**YOUR ASSIGNMENT**:
Exactly as written, transcribe the lines that run from the one containing "7201 | 2.04 |" to the end of the records below.

**INPUT FOR THIS TASK**:

============================================================

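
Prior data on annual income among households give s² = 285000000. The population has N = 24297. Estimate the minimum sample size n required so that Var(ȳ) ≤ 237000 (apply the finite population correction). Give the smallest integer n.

1146

Without fpc, n₀ = s²/D = 285000000/237000 = 1202.5316.
With fpc, (1 − n/N)·s²/n ≤ D requires n ≥ n₀/(1 + n₀/N) = 1202.5316/(1 + 1202.5316/24297) = 1145.8215.
Rounding up, n = 1146.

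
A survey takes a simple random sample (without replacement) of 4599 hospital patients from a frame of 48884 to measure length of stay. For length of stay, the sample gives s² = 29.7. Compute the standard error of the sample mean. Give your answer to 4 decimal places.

0.0765

Under SRS without replacement, Var(ȳ) = (1 − f)·s²/n with f = n/N = 4599/48884 = 0.09407986.
Var(ȳ) = (1 − 0.09407986)·29.7/4599 = 0.90592014·0.0064579256 = 0.0058503649.
SE(ȳ) = √(0.0058503649) = 0.0765.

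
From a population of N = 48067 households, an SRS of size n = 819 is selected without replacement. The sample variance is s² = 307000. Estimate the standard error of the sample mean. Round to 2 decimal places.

Under SRS without replacement, Var(ȳ) = (1 − f)·s²/n with f = n/N = 819/48067 = 0.01703872.
Var(ȳ) = (1 − 0.01703872)·307000/819 = 0.98296128·374.84737 = 368.46046.
SE(ȳ) = √(368.46046) = 19.20.

19.20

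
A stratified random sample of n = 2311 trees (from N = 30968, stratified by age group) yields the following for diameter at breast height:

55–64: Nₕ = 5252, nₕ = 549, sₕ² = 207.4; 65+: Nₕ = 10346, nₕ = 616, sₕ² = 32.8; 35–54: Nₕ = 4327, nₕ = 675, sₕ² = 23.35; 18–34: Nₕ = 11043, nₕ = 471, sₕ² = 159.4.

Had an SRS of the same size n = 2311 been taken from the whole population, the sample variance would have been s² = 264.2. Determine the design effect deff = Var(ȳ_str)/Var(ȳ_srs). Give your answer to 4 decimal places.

Var(ȳ_str) = Σ Wₕ²(1−fₕ)sₕ²/nₕ with Wₕ = Nₕ/30968:
  55–64: (5252/30968)²·(1−549/5252)·207.4/549 = 0.0097299316
  65+: (10346/30968)²·(1−616/10346)·32.8/616 = 0.0055892319
  35–54: (4327/30968)²·(1−675/4327)·23.35/675 = 5.6999948 × 10^-4
  18–34: (11043/30968)²·(1−471/11043)·159.4/471 = 0.041198871
  → Var(ȳ_str) = 0.057088034.
Var(ȳ_srs) = (1 − 2311/30968)·264.2/2311 = 0.10579142.
deff = 0.057088034 / 0.10579142 = 0.5396.

0.5396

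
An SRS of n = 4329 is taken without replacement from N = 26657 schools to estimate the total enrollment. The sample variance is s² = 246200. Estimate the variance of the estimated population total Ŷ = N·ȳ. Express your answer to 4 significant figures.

3.385 × 10^10

Var(Ŷ) = N²·Var(ȳ) = N²·(1 − n/N)·s²/n.
f = 4329/26657 = 0.16239637; Var(ȳ) = 0.83760363·246200/4329 = 47.636409.
Var(Ŷ) = 26657² · 47.636409 = 3.3850225 × 10^10.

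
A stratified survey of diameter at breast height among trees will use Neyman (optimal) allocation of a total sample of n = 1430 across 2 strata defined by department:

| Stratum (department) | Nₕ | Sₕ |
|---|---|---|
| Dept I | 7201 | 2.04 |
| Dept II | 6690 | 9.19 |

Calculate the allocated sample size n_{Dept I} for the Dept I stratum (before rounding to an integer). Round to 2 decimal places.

Neyman allocation: nₕ = n·NₕSₕ / Σⱼ NⱼSⱼ.
Σ NⱼSⱼ = 7201·2.04 + 6690·9.19 = 76171.14.
n_{Dept I} = 1430·7201·2.04 / 76171.14 = 275.78.

275.78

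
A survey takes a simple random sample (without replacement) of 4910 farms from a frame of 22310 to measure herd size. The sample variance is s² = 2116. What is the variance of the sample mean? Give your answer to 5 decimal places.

0.33611

Under SRS without replacement, Var(ȳ) = (1 − f)·s²/n with f = n/N = 4910/22310 = 0.22008068.
Var(ȳ) = (1 − 0.22008068)·2116/4910 = 0.77991932·0.43095723 = 0.33611187.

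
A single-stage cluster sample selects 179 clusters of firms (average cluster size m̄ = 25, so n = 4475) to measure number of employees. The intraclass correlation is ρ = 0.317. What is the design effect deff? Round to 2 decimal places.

deff = 1 + (25 − 1)·0.317 = 1 + 7.608 = 8.608.

8.61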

============================================================

**WRITTEN REPLY**:
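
| Dept I | 7201 | 2.04 |
| Dept II | 6690 | 9.19 |

Calculate the allocated sample size n_{Dept I} for the Dept I stratum (before rounding to an integer). Round to 2 decimal places.

Neyman allocation: nₕ = n·NₕSₕ / Σⱼ NⱼSⱼ.
Σ NⱼSⱼ = 7201·2.04 + 6690·9.19 = 76171.14.
n_{Dept I} = 1430·7201·2.04 / 76171.14 = 275.78.

275.78

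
A survey takes a simple random sample (without replacement) of 4910 farms from a frame of 22310 to measure herd size. The sample variance is s² = 2116. What is the variance of the sample mean? Give your answer to 5 decimal places.

0.33611

Under SRS without replacement, Var(ȳ) = (1 − f)·s²/n with f = n/N = 4910/22310 = 0.22008068.
Var(ȳ) = (1 − 0.22008068)·2116/4910 = 0.77991932·0.43095723 = 0.33611187.

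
A single-stage cluster sample selects 179 clusters of firms (average cluster size m̄ = 25, so n = 4475) to measure number of employees. The intraclass correlation is ρ = 0.317. What is the design effect deff? Round to 2 decimal places.

deff = 1 + (25 − 1)·0.317 = 1 + 7.608 = 8.608.

8.61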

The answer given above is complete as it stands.